**YOUR ASSIGNMENT:** Go through the material and tally the lines containing the string "groups". Give the total alone.

----------

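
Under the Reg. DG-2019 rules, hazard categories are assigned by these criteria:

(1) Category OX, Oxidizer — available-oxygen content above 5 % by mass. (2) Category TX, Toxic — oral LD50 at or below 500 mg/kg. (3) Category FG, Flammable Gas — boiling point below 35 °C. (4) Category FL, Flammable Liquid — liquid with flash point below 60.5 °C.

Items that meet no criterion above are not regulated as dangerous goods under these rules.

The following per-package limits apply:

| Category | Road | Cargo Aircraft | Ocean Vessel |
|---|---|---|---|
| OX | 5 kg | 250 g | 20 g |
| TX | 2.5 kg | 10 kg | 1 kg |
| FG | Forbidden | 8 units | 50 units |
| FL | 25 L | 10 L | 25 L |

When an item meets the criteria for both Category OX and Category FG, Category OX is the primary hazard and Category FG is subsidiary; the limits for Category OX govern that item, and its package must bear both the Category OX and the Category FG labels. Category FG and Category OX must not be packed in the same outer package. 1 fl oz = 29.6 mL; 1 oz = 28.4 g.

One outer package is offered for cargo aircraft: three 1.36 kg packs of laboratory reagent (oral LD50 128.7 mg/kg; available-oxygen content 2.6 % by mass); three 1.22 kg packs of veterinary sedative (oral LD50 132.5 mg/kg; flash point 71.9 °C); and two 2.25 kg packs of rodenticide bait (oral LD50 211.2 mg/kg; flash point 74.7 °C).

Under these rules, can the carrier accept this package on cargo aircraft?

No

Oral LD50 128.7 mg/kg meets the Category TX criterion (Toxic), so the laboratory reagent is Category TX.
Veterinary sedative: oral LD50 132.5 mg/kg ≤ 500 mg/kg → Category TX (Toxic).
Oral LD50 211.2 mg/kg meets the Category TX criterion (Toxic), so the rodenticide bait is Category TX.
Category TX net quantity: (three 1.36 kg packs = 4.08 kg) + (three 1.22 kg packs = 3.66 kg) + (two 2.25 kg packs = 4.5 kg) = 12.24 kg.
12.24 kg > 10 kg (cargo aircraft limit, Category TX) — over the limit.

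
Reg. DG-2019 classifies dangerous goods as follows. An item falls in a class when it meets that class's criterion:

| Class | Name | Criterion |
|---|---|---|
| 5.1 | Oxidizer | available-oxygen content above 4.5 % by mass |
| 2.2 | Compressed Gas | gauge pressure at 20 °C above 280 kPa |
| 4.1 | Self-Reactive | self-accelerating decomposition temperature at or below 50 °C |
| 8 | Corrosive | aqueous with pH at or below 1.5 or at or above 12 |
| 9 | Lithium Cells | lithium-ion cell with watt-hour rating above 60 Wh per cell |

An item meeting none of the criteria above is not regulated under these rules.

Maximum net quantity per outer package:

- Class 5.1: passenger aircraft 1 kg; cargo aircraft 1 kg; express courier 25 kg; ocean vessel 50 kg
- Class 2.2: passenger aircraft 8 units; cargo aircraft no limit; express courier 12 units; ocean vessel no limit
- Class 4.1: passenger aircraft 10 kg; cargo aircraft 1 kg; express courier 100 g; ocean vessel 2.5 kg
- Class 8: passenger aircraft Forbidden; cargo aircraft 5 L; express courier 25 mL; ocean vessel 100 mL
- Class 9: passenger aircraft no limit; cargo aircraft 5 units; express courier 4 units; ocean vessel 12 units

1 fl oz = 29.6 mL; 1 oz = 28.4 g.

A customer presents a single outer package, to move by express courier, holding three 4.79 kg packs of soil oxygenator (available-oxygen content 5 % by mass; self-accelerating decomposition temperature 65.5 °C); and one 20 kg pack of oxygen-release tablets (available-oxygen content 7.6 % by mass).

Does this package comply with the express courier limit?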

----------

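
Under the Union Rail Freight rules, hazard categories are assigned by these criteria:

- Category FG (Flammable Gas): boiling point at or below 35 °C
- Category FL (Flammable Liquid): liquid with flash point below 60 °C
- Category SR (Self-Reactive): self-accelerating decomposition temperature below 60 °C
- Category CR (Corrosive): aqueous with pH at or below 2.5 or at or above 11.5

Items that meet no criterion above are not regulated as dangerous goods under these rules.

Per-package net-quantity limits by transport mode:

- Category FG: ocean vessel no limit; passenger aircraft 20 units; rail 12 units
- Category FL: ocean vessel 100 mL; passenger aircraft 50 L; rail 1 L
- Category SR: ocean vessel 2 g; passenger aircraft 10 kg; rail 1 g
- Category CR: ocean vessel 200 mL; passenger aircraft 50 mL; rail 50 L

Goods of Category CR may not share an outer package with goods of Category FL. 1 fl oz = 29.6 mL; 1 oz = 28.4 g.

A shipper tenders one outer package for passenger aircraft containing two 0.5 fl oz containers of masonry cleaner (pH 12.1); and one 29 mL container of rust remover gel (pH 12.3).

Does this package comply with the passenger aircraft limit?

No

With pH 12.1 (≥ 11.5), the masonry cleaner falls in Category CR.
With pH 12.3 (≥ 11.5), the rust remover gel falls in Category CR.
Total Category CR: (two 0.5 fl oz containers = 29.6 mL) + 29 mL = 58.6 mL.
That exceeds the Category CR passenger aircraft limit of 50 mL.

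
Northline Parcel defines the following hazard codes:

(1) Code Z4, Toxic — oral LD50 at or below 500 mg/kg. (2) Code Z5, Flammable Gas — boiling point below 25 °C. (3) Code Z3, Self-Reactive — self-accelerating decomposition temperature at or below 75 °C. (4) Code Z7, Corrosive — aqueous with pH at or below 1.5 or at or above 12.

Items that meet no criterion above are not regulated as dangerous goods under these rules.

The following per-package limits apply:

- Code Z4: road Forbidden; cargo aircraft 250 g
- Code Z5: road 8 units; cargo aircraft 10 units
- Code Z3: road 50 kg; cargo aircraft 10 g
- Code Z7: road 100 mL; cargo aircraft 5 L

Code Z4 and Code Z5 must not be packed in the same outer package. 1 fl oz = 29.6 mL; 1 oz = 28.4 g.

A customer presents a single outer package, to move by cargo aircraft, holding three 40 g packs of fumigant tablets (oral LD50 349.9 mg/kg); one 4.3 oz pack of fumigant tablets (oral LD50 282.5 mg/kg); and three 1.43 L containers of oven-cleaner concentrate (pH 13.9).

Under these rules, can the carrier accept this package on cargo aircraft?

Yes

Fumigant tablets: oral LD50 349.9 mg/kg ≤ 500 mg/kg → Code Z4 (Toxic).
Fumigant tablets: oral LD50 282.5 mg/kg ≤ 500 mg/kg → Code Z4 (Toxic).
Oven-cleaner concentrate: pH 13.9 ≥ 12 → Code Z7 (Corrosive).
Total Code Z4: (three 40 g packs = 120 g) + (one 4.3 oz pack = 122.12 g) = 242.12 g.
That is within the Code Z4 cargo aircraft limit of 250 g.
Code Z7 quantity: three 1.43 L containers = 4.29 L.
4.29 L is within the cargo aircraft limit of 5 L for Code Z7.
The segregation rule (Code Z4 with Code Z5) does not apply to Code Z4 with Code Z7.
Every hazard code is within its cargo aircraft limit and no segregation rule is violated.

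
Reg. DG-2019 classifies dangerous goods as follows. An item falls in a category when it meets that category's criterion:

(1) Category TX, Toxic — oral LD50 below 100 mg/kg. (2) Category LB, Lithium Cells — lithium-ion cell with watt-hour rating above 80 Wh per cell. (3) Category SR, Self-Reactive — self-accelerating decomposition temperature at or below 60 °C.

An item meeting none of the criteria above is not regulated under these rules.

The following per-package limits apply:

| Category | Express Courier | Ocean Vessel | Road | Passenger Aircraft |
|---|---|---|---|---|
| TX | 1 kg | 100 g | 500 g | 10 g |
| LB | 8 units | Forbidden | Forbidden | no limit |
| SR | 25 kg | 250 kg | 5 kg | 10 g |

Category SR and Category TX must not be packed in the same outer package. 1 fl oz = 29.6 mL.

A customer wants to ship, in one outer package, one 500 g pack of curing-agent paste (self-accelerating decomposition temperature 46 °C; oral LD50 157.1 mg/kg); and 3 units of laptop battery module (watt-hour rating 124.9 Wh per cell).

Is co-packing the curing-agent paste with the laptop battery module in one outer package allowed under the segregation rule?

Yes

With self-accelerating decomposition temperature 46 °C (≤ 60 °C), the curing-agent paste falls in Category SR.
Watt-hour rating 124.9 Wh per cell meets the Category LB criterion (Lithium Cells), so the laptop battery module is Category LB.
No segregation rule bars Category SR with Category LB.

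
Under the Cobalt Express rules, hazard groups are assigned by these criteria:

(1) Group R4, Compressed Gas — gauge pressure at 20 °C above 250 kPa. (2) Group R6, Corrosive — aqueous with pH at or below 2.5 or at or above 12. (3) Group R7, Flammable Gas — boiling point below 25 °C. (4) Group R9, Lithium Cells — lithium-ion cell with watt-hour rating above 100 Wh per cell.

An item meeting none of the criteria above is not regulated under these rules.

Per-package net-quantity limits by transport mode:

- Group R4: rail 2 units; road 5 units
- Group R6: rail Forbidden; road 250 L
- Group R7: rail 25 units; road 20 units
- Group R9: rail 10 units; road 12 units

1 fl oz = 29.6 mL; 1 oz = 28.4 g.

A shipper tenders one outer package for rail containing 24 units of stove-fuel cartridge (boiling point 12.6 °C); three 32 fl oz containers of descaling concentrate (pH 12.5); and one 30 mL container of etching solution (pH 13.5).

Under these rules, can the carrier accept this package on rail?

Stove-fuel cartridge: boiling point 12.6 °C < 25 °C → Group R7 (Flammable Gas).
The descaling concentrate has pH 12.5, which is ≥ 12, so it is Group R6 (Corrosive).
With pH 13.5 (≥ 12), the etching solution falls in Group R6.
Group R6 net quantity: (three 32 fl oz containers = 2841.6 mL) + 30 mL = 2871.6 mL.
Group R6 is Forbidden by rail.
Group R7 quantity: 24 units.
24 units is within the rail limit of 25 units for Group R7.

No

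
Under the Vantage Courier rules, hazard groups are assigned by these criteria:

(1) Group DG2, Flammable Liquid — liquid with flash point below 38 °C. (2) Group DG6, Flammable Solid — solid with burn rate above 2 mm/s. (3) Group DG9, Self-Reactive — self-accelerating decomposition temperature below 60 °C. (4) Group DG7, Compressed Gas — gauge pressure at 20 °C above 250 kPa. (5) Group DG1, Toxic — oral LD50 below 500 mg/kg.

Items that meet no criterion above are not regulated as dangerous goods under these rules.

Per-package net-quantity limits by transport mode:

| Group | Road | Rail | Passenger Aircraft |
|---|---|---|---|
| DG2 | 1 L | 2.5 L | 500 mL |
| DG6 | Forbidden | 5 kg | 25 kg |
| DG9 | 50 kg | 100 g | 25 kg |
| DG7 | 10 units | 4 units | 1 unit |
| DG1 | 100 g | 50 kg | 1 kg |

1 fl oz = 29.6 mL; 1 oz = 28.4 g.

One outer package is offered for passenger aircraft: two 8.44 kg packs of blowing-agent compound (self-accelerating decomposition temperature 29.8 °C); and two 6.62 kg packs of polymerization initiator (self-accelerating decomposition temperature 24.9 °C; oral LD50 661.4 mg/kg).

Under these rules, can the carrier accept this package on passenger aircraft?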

----------

**SOLUTION BELOW:** 2